## What the task requires
Write out an exact copy of the line with "12. deliver 3→1" and of each line after it, through the end of the records below.
____ Extracted data
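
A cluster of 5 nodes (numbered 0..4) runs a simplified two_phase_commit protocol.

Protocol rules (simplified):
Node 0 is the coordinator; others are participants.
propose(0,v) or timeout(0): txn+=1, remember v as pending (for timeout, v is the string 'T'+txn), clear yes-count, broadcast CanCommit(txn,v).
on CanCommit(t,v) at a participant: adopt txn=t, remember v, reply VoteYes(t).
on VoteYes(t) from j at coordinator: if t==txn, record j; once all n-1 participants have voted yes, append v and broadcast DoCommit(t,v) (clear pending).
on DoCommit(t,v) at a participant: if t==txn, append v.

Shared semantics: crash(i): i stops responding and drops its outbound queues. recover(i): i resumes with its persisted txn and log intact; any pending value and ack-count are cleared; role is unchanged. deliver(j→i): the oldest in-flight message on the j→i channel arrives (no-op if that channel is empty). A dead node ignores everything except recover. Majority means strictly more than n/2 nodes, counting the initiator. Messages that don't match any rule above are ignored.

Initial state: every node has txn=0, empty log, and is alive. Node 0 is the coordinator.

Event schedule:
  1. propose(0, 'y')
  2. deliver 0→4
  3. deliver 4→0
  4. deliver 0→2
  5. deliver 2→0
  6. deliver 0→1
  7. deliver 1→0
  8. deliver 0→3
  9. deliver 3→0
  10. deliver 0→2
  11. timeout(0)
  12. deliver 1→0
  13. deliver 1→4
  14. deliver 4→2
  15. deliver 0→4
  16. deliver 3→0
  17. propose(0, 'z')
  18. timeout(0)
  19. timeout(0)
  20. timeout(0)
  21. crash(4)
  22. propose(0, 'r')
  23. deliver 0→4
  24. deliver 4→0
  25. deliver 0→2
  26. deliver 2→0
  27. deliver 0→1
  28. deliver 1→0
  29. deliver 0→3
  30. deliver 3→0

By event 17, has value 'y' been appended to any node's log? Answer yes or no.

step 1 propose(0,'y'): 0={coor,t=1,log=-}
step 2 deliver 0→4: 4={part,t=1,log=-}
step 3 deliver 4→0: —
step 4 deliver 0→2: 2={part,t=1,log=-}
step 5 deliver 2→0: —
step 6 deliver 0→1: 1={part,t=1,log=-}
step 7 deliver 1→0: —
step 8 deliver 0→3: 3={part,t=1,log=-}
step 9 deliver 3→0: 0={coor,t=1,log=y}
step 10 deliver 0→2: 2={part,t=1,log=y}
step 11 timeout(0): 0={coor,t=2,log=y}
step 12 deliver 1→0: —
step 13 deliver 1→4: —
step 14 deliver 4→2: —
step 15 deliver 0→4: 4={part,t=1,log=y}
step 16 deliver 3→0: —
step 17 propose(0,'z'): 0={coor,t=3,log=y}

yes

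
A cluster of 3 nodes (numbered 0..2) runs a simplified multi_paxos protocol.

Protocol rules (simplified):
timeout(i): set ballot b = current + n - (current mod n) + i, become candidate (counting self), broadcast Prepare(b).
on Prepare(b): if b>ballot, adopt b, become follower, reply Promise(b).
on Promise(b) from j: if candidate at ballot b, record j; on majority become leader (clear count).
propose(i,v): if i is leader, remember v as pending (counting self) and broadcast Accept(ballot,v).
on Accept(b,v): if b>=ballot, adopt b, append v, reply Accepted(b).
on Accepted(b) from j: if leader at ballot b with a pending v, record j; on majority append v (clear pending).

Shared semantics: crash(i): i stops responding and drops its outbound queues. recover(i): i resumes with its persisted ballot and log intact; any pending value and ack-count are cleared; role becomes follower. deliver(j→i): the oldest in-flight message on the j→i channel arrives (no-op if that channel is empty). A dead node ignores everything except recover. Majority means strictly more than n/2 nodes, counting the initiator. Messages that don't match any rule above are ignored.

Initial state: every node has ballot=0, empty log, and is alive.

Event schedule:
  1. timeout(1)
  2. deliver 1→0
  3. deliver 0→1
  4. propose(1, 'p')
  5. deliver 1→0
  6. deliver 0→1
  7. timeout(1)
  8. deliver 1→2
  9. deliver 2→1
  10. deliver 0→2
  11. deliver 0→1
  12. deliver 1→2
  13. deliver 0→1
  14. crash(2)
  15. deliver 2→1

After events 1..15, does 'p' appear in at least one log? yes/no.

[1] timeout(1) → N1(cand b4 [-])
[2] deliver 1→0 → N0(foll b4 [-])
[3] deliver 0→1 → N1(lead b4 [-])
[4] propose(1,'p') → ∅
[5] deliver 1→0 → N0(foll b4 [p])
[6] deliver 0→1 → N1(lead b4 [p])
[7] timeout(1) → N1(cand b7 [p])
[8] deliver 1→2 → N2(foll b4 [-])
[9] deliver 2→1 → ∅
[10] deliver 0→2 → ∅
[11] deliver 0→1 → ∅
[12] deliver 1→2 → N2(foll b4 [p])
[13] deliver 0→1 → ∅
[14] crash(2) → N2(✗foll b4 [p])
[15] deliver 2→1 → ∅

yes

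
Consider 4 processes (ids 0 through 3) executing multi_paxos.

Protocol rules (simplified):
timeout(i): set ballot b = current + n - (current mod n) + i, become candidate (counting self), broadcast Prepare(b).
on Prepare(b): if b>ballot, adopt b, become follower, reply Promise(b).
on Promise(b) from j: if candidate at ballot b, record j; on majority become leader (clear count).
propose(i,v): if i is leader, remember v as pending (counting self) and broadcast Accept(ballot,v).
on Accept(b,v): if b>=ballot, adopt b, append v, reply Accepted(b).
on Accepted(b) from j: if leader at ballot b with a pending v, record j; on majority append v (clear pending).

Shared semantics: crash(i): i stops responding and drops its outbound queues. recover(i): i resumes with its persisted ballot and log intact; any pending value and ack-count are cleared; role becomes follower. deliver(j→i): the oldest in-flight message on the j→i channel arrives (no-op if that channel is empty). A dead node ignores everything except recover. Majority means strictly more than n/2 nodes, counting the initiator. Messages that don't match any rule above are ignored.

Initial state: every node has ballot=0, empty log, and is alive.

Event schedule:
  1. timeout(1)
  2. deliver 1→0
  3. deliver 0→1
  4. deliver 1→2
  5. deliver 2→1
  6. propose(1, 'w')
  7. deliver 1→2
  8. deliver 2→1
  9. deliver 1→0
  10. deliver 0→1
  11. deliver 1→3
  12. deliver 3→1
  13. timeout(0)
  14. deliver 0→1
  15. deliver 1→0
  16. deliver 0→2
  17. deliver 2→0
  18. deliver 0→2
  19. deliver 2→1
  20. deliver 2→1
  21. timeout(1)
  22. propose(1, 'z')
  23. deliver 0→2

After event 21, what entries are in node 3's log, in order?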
________
## Written response
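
  12. deliver 3→1
  13. timeout(0)
  14. deliver 0→1
  15. deliver 1→0
  16. deliver 0→2
  17. deliver 2→0
  18. deliver 0→2
  19. deliver 2→1
  20. deliver 2→1
  21. timeout(1)
  22. propose(1, 'z')
  23. deliver 0→2

After event 21, what entries are in node 3's log, in order?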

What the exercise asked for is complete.